__Problem requirements__. Below are the lines to check; count those holding the string "with" and give only the number.

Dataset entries
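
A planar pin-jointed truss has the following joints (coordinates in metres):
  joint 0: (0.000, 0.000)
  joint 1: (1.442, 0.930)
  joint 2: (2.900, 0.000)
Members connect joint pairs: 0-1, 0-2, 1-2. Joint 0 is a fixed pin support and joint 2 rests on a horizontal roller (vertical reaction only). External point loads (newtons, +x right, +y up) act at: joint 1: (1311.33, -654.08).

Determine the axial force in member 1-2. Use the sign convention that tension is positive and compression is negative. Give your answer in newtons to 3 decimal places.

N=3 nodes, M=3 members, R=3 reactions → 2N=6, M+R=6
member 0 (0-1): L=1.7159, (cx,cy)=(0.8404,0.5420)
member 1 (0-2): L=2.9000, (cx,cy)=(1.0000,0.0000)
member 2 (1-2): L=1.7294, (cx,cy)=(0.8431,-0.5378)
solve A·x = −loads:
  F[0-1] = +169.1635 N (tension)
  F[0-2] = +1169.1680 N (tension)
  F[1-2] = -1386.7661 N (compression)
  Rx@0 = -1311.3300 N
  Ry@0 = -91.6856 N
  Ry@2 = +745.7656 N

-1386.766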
* * *
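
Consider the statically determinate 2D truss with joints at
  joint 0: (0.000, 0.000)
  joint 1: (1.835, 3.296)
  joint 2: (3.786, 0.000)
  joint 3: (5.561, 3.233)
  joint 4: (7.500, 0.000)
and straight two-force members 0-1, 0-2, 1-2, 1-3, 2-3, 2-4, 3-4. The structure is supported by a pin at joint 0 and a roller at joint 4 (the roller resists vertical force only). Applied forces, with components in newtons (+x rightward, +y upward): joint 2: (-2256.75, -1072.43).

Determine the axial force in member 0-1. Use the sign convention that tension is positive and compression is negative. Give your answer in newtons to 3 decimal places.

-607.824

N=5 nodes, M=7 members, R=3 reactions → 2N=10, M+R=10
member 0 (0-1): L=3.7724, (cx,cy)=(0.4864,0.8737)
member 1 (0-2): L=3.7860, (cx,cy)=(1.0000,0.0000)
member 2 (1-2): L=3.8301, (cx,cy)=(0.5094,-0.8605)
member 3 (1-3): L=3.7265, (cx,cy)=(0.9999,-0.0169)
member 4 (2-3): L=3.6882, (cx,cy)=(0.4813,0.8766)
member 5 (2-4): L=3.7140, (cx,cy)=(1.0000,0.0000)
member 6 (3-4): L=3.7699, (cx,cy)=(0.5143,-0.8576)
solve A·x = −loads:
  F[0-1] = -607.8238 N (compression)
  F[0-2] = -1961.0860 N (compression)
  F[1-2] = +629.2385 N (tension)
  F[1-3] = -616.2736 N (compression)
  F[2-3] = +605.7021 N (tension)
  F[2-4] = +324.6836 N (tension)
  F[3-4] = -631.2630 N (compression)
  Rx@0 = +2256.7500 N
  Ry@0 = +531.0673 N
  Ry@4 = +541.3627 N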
--
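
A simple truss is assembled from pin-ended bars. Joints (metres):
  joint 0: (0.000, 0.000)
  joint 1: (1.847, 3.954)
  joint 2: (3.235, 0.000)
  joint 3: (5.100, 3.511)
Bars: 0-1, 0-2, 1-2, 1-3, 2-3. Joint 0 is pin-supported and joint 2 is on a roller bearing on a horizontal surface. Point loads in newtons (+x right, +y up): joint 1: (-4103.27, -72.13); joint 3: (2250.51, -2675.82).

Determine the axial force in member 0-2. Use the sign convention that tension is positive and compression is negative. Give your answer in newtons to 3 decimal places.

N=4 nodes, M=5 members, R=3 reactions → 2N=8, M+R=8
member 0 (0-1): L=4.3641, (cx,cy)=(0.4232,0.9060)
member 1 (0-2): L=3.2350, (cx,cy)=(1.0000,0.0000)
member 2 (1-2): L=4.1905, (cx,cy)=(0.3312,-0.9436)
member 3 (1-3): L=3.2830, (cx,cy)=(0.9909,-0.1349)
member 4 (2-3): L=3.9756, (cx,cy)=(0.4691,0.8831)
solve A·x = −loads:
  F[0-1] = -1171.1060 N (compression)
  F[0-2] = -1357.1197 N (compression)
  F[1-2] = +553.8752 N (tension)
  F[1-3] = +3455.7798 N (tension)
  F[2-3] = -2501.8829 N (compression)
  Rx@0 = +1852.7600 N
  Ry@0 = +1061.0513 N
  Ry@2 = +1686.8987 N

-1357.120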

__Exercise answer__. 2